• Action item: Nothing should be left out. Transcribe the entries exactly as written.

*** Records ***

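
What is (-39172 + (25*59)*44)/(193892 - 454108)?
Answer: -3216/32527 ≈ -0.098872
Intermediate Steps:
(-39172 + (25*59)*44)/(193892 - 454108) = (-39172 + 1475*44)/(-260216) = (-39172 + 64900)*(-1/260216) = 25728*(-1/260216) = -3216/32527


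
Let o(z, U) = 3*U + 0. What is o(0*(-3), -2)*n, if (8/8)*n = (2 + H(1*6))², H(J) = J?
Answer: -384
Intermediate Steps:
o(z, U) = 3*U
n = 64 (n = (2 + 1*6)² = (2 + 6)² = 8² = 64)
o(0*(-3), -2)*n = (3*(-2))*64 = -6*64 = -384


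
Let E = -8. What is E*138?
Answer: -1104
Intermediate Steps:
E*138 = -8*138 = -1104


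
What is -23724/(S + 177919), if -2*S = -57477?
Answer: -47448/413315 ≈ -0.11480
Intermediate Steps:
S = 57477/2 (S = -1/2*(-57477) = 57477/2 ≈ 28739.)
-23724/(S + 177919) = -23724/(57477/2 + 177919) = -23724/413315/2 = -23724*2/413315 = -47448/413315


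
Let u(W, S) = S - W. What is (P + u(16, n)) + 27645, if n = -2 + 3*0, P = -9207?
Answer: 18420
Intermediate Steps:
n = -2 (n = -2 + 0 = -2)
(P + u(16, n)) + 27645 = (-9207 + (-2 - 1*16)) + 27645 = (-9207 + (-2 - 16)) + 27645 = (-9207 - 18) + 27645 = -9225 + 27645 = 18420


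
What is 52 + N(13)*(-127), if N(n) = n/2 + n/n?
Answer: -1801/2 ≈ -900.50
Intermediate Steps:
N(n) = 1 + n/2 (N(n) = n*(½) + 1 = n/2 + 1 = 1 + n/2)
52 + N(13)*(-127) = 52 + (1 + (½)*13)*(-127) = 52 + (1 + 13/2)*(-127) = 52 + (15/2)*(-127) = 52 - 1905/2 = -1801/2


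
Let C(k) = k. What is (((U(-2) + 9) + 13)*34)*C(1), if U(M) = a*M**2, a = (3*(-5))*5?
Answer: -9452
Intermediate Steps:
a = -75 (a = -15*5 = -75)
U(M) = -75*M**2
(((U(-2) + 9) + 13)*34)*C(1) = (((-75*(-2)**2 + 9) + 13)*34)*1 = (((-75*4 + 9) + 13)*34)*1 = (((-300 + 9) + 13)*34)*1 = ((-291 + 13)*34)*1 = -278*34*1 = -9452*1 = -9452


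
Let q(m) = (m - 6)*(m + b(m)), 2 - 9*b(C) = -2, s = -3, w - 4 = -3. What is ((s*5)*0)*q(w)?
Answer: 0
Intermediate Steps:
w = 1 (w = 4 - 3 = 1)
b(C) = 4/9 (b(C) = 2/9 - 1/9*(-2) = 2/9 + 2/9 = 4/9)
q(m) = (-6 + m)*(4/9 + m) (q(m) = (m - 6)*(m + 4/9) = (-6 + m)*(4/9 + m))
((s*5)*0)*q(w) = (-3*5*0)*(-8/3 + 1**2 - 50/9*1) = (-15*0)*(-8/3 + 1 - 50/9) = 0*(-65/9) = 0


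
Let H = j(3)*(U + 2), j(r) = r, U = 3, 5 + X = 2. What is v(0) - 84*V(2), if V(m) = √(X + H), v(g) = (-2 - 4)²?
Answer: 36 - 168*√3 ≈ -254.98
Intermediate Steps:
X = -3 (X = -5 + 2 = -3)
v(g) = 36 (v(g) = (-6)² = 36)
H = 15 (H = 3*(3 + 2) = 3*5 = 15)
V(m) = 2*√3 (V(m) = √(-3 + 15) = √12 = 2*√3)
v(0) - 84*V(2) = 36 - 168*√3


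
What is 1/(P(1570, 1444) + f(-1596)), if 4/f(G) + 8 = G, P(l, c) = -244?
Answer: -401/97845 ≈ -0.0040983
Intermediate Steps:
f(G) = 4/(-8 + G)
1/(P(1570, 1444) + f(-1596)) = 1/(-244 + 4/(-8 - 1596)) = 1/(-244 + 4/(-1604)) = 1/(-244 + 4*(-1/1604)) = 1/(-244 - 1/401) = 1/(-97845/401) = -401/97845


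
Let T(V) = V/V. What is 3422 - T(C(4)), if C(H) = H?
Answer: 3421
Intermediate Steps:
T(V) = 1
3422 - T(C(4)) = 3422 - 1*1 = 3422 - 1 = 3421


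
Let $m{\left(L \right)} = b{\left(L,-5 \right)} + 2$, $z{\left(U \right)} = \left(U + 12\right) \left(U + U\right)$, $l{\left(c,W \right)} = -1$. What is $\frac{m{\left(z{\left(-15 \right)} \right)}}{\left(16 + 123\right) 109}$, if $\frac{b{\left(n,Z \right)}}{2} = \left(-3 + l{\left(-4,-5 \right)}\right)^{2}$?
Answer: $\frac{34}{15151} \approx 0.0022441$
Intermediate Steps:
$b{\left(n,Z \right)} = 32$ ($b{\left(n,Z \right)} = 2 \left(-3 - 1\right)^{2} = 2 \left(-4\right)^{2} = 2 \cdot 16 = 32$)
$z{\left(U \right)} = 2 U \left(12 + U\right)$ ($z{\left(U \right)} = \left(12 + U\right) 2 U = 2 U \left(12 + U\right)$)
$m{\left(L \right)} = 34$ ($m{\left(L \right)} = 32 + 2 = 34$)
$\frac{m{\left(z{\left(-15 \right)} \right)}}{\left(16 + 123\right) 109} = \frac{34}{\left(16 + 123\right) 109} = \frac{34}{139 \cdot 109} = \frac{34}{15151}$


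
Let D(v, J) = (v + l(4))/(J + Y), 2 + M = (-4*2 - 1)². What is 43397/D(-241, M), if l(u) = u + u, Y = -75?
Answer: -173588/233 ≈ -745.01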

*** End of Records ***

• Answer for this exercise:
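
What is (-39172 + (25*59)*44)/(193892 - 454108)?
Answer: -3216/32527 ≈ -0.098872
Intermediate Steps:
(-39172 + (25*59)*44)/(193892 - 454108) = (-39172 + 1475*44)/(-260216) = (-39172 + 64900)*(-1/260216) = 25728*(-1/260216) = -3216/32527


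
Let o(z, U) = 3*U + 0. What is o(0*(-3), -2)*n, if (8/8)*n = (2 + H(1*6))², H(J) = J?
Answer: -384
Intermediate Steps:
o(z, U) = 3*U
n = 64 (n = (2 + 1*6)² = (2 + 6)² = 8² = 64)
o(0*(-3), -2)*n = (3*(-2))*64 = -6*64 = -384


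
Let E = -8. What is E*138?
Answer: -1104
Intermediate Steps:
E*138 = -8*138 = -1104


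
What is -23724/(S + 177919), if -2*S = -57477?
Answer: -47448/413315 ≈ -0.11480
Intermediate Steps:
S = 57477/2 (S = -1/2*(-57477) = 57477/2 ≈ 28739.)
-23724/(S + 177919) = -23724/(57477/2 + 177919) = -23724/413315/2 = -23724*2/413315 = -47448/413315


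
Let u(W, S) = S - W. What is (P + u(16, n)) + 27645, if n = -2 + 3*0, P = -9207?
Answer: 18420
Intermediate Steps:
n = -2 (n = -2 + 0 = -2)
(P + u(16, n)) + 27645 = (-9207 + (-2 - 1*16)) + 27645 = (-9207 + (-2 - 16)) + 27645 = (-9207 - 18) + 27645 = -9225 + 27645 = 18420


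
What is 52 + N(13)*(-127), if N(n) = n/2 + n/n?
Answer: -1801/2 ≈ -900.50
Intermediate Steps:
N(n) = 1 + n/2 (N(n) = n*(½) + 1 = n/2 + 1 = 1 + n/2)
52 + N(13)*(-127) = 52 + (1 + (½)*13)*(-127) = 52 + (1 + 13/2)*(-127) = 52 + (15/2)*(-127) = 52 - 1905/2 = -1801/2


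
Let C(k) = k. What is (((U(-2) + 9) + 13)*34)*C(1), if U(M) = a*M**2, a = (3*(-5))*5?
Answer: -9452
Intermediate Steps:
a = -75 (a = -15*5 = -75)
U(M) = -75*M**2
(((U(-2) + 9) + 13)*34)*C(1) = (((-75*(-2)**2 + 9) + 13)*34)*1 = (((-75*4 + 9) + 13)*34)*1 = (((-300 + 9) + 13)*34)*1 = ((-291 + 13)*34)*1 = -278*34*1 = -9452*1 = -9452


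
Let q(m) = (m - 6)*(m + b(m)), 2 - 9*b(C) = -2, s = -3, w - 4 = -3. What is ((s*5)*0)*q(w)?
Answer: 0
Intermediate Steps:
w = 1 (w = 4 - 3 = 1)
b(C) = 4/9 (b(C) = 2/9 - 1/9*(-2) = 2/9 + 2/9 = 4/9)
q(m) = (-6 + m)*(4/9 + m) (q(m) = (m - 6)*(m + 4/9) = (-6 + m)*(4/9 + m))
((s*5)*0)*q(w) = (-3*5*0)*(-8/3 + 1**2 - 50/9*1) = (-15*0)*(-8/3 + 1 - 50/9) = 0*(-65/9) = 0


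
Let H = j(3)*(U + 2), j(r) = r, U = 3, 5 + X = 2. What is v(0) - 84*V(2), if V(m) = √(X + H), v(g) = (-2 - 4)²?
Answer: 36 - 168*√3 ≈ -254.98
Intermediate Steps:
X = -3 (X = -5 + 2 = -3)
v(g) = 36 (v(g) = (-6)² = 36)
H = 15 (H = 3*(3 + 2) = 3*5 = 15)
V(m) = 2*√3 (V(m) = √(-3 + 15) = √12 = 2*√3)
v(0) - 84*V(2) = 36 - 168*√3


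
What is 1/(P(1570, 1444) + f(-1596)), if 4/f(G) + 8 = G, P(l, c) = -244?
Answer: -401/97845 ≈ -0.0040983
Intermediate Steps:
f(G) = 4/(-8 + G)
1/(P(1570, 1444) + f(-1596)) = 1/(-244 + 4/(-8 - 1596)) = 1/(-244 + 4/(-1604)) = 1/(-244 + 4*(-1/1604)) = 1/(-244 - 1/401) = 1/(-97845/401) = -401/97845


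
Let T(V) = V/V. What is 3422 - T(C(4)), if C(H) = H?
Answer: 3421
Intermediate Steps:
T(V) = 1
3422 - T(C(4)) = 3422 - 1*1 = 3422 - 1 = 3421


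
Let $m{\left(L \right)} = b{\left(L,-5 \right)} + 2$, $z{\left(U \right)} = \left(U + 12\right) \left(U + U\right)$, $l{\left(c,W \right)} = -1$. What is $\frac{m{\left(z{\left(-15 \right)} \right)}}{\left(16 + 123\right) 109}$, if $\frac{b{\left(n,Z \right)}}{2} = \left(-3 + l{\left(-4,-5 \right)}\right)^{2}$?
Answer: $\frac{34}{15151} \approx 0.0022441$
Intermediate Steps:
$b{\left(n,Z \right)} = 32$ ($b{\left(n,Z \right)} = 2 \left(-3 - 1\right)^{2} = 2 \left(-4\right)^{2} = 2 \cdot 16 = 32$)
$z{\left(U \right)} = 2 U \left(12 + U\right)$ ($z{\left(U \right)} = \left(12 + U\right) 2 U = 2 U \left(12 + U\right)$)
$m{\left(L \right)} = 34$ ($m{\left(L \right)} = 32 + 2 = 34$)
$\frac{m{\left(z{\left(-15 \right)} \right)}}{\left(16 + 123\right) 109} = \frac{34}{\left(16 + 123\right) 109} = \frac{34}{139 \cdot 109} = \frac{34}{15151}$


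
Let D(v, J) = (v + l(4))/(J + Y), 2 + M = (-4*2 - 1)². What is 43397/D(-241, M), if l(u) = u + u, Y = -75?
Answer: -173588/233 ≈ -745.01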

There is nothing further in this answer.